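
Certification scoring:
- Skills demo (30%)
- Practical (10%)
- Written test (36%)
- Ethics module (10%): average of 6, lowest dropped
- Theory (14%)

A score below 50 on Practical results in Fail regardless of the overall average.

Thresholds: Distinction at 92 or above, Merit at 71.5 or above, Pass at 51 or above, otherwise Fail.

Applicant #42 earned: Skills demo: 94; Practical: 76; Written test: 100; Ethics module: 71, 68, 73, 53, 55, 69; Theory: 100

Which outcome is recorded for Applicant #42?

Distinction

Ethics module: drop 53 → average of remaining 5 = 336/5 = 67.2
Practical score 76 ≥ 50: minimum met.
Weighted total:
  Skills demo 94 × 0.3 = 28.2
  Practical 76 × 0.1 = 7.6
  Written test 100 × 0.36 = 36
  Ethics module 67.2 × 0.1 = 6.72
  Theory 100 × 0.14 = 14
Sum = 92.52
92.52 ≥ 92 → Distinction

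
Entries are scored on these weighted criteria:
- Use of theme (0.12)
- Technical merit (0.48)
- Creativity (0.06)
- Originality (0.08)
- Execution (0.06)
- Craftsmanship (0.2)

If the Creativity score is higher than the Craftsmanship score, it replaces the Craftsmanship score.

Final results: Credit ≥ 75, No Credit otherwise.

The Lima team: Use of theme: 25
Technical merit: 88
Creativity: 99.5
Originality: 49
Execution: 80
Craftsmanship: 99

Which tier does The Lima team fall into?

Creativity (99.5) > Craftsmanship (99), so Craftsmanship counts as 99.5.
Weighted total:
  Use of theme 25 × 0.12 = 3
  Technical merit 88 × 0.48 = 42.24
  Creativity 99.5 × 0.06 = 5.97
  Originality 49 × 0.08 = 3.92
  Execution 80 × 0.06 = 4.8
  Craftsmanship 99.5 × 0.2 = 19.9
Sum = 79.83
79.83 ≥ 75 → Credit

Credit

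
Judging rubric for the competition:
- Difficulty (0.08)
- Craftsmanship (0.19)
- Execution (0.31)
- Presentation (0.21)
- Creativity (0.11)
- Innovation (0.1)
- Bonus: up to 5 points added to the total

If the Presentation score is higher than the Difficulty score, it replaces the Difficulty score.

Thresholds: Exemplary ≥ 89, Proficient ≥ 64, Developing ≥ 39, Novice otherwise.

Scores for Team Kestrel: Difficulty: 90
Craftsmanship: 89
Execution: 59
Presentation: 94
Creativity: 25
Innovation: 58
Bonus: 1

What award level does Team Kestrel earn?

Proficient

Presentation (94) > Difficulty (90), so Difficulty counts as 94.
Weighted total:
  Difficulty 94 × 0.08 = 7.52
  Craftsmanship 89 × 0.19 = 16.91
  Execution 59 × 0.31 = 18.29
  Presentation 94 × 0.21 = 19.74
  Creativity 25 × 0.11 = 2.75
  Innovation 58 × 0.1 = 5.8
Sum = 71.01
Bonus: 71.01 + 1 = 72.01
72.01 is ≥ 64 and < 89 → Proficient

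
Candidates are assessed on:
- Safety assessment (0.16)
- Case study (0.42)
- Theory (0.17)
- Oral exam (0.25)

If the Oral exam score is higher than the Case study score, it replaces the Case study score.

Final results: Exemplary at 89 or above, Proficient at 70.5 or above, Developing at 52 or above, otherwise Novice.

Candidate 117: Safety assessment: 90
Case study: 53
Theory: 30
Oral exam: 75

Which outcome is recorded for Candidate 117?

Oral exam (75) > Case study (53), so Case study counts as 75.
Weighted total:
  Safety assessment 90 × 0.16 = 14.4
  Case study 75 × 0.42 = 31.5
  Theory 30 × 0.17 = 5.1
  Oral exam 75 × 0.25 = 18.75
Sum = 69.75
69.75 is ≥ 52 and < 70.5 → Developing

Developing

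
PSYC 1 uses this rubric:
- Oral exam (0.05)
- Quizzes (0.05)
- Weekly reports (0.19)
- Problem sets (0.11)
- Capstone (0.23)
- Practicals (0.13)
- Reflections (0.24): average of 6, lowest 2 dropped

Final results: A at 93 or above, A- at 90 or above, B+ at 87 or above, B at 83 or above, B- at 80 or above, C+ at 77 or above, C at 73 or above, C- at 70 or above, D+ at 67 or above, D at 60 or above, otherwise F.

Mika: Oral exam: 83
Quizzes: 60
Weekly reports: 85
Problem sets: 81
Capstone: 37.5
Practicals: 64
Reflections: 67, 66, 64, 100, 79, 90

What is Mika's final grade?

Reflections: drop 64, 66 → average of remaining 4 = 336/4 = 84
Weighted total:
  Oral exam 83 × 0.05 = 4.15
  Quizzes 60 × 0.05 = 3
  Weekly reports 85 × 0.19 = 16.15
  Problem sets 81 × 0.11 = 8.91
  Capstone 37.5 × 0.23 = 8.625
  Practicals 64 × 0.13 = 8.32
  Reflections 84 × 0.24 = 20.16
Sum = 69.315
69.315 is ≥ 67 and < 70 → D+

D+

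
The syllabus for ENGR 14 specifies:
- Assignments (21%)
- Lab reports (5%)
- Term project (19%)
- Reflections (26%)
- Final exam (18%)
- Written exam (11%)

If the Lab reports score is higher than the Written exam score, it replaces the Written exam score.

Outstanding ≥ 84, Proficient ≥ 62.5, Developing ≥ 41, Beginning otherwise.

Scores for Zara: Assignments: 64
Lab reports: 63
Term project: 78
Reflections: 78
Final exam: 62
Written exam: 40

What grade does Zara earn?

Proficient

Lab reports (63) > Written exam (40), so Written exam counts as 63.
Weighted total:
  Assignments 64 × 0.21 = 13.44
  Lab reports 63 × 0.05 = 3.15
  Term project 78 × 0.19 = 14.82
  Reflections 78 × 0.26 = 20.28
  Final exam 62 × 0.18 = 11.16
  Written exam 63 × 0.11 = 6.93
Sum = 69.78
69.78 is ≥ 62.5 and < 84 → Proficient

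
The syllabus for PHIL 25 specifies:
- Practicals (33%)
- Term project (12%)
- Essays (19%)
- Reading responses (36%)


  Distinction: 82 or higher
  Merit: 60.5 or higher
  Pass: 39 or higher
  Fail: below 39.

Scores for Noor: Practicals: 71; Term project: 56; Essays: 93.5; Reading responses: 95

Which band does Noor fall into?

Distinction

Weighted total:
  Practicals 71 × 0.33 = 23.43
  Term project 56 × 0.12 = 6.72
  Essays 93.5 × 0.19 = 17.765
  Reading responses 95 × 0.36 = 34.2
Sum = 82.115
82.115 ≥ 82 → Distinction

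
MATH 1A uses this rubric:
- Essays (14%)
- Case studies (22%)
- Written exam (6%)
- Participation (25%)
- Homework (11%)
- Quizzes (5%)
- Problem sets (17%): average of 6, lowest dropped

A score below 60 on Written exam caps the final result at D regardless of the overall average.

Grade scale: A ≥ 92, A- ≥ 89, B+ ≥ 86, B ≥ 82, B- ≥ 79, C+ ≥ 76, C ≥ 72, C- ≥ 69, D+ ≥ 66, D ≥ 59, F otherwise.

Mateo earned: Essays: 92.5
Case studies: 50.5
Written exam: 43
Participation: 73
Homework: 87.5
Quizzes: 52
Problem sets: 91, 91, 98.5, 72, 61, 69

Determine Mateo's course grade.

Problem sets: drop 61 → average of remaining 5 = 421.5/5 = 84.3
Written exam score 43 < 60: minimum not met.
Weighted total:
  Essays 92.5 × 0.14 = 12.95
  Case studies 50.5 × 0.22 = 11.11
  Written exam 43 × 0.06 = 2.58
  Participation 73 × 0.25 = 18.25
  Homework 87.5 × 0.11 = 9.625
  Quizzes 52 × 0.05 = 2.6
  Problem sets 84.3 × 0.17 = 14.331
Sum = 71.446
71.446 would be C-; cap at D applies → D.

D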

________________________________________

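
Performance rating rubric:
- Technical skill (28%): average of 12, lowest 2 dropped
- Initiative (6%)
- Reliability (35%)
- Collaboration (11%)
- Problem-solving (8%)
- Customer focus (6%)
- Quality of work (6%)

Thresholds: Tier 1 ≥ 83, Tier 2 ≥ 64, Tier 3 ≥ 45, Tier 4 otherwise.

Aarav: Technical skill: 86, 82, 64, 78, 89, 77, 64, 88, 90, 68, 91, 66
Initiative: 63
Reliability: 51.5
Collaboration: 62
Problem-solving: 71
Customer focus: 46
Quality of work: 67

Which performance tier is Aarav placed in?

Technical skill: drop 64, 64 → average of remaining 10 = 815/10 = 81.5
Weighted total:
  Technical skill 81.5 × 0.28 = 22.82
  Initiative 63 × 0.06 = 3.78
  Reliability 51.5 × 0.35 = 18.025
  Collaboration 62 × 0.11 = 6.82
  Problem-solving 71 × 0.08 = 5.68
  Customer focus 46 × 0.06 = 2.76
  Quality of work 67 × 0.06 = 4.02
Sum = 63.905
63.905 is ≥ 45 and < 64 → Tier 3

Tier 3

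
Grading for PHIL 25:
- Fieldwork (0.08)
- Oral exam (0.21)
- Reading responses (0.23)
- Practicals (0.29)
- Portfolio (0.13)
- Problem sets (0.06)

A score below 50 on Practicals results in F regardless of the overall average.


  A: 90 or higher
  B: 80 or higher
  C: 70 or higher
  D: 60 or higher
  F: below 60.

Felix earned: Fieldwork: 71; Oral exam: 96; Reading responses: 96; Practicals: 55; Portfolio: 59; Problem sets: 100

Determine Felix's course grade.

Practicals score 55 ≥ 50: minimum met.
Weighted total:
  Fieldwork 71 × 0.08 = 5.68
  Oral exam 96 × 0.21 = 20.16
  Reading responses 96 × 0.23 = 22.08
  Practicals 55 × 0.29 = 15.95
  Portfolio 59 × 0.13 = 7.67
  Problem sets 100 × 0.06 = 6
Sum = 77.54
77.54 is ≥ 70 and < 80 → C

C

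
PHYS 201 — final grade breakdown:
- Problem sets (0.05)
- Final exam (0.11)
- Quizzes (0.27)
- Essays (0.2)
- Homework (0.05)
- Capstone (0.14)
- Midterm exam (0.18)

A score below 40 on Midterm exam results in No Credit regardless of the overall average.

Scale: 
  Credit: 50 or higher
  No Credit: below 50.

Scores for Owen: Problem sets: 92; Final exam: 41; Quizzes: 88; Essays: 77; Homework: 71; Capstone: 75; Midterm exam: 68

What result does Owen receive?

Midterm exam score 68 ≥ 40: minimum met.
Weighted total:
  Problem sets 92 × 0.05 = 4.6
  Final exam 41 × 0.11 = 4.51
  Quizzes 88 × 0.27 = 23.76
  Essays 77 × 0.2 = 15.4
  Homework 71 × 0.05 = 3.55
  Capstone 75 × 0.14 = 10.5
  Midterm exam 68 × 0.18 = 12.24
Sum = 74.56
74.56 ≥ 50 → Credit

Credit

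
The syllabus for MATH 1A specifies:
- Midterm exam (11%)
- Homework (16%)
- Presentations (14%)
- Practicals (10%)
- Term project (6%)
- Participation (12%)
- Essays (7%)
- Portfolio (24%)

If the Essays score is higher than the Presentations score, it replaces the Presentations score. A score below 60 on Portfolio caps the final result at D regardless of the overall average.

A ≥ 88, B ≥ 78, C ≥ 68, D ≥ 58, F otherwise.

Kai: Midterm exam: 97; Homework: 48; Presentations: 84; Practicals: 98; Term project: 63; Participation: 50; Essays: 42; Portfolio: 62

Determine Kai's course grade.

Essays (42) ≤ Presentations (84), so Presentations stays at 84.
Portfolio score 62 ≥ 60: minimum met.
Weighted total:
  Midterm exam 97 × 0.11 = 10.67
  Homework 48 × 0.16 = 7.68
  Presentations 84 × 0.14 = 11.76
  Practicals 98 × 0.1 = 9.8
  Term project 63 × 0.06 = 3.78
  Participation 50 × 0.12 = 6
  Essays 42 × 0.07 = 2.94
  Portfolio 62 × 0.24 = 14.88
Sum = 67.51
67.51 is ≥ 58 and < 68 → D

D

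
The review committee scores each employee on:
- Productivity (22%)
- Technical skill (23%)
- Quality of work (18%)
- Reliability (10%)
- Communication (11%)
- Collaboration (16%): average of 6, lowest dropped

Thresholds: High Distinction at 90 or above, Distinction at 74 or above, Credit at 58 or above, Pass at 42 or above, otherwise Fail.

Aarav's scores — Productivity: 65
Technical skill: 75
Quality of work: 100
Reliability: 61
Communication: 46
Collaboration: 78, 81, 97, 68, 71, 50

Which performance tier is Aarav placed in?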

________________________________________

**EXERCISE GOAL:** Take every line above carrying "overall" and return it.

**WRITTEN ANSWER:**
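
A score below 50 on Practical results in Fail regardless of the overall average.
A score below 60 on Written exam caps the final result at D regardless of the overall average.
A score below 50 on Practicals results in F regardless of the overall average.
A score below 40 on Midterm exam results in No Credit regardless of the overall average.
If the Essays score is higher than the Presentations score, it replaces the Presentations score. A score below 60 on Portfolio caps the final result at D regardless of the overall average.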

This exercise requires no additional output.